WHAT TO PRODUCE: Repeat precisely the span of lines below that opens with the line containing "In a quality-control" and closes with the line containing "2 MnO4^- + 5", both included.

═══ DATA SHOWN ═══

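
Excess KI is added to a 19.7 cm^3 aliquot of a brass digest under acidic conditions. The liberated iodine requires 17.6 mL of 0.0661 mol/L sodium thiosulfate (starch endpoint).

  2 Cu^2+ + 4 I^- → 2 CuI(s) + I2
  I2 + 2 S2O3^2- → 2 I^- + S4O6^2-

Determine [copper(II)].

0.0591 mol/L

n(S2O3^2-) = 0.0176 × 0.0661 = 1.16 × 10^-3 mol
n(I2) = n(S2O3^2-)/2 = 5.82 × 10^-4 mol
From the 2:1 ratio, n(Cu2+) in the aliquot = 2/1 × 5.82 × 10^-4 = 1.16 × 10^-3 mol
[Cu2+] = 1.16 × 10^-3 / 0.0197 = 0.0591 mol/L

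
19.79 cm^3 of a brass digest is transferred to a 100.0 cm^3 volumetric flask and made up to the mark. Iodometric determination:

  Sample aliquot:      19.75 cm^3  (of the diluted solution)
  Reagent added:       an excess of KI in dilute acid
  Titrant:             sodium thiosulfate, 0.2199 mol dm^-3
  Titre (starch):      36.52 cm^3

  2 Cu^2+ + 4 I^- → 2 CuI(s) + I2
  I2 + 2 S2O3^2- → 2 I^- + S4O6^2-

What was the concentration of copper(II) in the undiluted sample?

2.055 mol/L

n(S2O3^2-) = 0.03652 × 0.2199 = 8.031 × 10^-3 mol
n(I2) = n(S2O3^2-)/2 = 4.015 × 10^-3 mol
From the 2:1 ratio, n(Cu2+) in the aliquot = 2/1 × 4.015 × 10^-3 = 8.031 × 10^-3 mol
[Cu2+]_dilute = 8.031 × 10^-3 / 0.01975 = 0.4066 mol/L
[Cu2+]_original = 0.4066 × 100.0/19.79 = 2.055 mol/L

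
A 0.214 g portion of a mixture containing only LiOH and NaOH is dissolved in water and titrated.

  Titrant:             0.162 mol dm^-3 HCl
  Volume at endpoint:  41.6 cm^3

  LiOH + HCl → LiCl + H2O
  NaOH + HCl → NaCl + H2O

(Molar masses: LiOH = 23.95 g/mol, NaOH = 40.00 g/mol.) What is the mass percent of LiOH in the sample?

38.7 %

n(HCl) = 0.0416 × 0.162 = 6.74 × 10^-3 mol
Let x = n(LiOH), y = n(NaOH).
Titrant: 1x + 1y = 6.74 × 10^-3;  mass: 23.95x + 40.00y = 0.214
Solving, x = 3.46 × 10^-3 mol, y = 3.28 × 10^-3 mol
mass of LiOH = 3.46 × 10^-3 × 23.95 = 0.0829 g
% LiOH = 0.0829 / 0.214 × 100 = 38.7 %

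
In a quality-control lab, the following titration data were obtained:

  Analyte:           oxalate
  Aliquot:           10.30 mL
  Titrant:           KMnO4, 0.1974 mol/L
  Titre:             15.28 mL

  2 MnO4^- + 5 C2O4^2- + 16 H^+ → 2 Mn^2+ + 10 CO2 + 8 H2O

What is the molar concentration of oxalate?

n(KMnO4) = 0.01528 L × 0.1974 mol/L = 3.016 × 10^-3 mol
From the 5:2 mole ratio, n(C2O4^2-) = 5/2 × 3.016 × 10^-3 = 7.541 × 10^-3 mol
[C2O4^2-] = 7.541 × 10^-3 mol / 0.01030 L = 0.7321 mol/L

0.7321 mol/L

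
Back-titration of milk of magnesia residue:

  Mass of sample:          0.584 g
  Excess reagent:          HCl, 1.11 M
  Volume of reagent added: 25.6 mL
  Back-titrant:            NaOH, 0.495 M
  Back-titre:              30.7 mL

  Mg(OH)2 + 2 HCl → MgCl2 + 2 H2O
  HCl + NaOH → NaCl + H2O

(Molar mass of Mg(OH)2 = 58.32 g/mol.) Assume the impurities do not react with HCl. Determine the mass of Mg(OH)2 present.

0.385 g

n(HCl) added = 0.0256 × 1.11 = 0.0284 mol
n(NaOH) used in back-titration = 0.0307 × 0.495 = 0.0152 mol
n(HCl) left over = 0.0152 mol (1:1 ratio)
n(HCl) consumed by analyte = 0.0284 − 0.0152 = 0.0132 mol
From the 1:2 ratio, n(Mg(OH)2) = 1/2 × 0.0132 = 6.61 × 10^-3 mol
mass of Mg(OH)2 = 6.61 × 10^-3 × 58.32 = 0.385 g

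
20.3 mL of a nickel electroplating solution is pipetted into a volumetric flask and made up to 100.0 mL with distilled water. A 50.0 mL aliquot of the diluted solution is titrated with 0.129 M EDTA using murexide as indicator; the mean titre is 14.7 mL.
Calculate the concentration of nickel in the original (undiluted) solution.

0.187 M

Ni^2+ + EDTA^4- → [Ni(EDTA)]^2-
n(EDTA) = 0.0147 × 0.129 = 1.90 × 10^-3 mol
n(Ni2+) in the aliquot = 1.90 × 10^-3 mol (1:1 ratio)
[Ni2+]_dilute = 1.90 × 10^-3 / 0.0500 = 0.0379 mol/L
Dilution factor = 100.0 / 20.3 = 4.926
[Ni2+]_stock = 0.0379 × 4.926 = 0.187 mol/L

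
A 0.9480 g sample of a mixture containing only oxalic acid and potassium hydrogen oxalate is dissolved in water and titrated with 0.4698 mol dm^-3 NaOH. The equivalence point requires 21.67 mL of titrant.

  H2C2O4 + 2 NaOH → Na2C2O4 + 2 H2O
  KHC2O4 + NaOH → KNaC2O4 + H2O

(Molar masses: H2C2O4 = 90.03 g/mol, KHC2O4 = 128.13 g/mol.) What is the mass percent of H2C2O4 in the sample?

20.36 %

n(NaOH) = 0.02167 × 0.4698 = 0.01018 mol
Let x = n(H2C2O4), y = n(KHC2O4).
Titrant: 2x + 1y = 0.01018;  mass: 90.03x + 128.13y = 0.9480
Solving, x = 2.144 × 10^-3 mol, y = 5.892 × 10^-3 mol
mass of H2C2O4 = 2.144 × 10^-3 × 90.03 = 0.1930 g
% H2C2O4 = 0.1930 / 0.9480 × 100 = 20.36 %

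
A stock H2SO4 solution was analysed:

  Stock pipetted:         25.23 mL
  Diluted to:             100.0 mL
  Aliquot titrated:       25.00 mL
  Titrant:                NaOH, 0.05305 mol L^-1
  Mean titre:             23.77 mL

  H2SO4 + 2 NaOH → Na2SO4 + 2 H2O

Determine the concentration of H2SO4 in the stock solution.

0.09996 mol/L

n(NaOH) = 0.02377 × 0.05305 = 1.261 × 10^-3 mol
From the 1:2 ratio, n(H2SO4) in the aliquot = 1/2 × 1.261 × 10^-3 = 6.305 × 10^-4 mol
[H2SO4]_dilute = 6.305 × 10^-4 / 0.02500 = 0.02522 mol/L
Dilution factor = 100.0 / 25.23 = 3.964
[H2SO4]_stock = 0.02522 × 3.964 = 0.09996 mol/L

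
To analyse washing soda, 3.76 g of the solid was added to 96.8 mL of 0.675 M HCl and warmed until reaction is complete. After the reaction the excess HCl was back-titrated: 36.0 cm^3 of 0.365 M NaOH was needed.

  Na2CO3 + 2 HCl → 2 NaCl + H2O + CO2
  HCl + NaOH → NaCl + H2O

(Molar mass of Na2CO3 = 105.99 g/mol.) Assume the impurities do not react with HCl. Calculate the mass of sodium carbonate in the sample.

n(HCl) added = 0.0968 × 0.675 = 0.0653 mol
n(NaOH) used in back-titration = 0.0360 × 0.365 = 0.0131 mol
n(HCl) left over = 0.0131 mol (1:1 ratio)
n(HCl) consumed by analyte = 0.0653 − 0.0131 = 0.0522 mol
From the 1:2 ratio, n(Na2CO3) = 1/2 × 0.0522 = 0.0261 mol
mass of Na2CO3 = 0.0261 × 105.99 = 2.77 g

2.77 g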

═══
═══ DATA SHOWN ═══

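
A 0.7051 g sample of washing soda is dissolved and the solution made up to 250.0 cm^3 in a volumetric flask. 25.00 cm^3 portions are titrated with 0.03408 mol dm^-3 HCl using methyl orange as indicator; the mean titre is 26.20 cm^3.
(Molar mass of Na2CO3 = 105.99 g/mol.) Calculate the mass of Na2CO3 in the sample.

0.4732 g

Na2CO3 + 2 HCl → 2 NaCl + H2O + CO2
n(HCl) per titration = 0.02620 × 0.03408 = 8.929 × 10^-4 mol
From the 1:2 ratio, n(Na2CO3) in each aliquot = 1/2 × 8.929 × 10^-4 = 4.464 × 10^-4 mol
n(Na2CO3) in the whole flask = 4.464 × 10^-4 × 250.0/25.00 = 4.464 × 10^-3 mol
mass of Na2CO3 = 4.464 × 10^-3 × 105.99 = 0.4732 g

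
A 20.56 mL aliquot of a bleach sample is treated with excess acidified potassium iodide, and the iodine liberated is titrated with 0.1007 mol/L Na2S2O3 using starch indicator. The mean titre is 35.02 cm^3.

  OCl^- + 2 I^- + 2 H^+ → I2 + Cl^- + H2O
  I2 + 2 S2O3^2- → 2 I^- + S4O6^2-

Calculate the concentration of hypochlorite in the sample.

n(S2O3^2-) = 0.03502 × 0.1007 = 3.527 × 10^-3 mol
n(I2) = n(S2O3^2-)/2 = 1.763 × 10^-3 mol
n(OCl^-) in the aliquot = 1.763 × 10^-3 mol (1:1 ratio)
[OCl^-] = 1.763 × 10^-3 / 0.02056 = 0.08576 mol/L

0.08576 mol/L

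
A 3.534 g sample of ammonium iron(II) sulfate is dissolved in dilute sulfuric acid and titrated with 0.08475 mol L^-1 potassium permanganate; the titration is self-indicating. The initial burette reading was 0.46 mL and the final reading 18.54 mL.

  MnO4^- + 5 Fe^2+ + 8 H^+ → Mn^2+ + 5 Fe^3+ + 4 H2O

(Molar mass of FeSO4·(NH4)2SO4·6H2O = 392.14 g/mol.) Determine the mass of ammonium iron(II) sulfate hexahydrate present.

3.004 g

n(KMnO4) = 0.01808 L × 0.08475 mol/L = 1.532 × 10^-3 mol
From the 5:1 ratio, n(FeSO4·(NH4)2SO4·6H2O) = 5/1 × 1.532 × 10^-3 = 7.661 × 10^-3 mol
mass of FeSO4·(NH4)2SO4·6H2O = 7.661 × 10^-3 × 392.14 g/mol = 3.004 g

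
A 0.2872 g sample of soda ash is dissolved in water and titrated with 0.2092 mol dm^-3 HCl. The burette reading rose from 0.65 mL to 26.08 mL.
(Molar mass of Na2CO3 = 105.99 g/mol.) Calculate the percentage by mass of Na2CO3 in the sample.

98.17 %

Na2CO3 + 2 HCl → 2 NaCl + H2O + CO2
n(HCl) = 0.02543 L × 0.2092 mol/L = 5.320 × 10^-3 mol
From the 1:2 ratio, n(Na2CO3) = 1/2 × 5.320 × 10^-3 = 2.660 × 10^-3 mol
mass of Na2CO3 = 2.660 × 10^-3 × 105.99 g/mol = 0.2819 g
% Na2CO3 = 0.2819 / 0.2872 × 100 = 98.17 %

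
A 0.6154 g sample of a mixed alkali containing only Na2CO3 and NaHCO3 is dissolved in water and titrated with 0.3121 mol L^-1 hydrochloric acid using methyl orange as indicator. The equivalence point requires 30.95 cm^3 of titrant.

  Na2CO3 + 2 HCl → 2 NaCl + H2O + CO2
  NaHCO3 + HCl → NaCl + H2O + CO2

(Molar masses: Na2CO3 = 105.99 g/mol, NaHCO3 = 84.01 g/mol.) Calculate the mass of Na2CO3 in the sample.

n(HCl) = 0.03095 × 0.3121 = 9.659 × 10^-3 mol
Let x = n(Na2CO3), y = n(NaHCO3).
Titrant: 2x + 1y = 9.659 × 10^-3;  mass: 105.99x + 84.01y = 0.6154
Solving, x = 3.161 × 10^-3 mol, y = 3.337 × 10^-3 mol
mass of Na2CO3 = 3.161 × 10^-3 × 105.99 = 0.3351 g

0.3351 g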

═══

RESULT OF THIS TASK:
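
In a quality-control lab, the following titration data were obtained:

  Analyte:           oxalate
  Aliquot:           10.30 mL
  Titrant:           KMnO4, 0.1974 mol/L
  Titre:             15.28 mL

  2 MnO4^- + 5 C2O4^2- + 16 H^+ → 2 Mn^2+ + 10 CO2 + 8 H2O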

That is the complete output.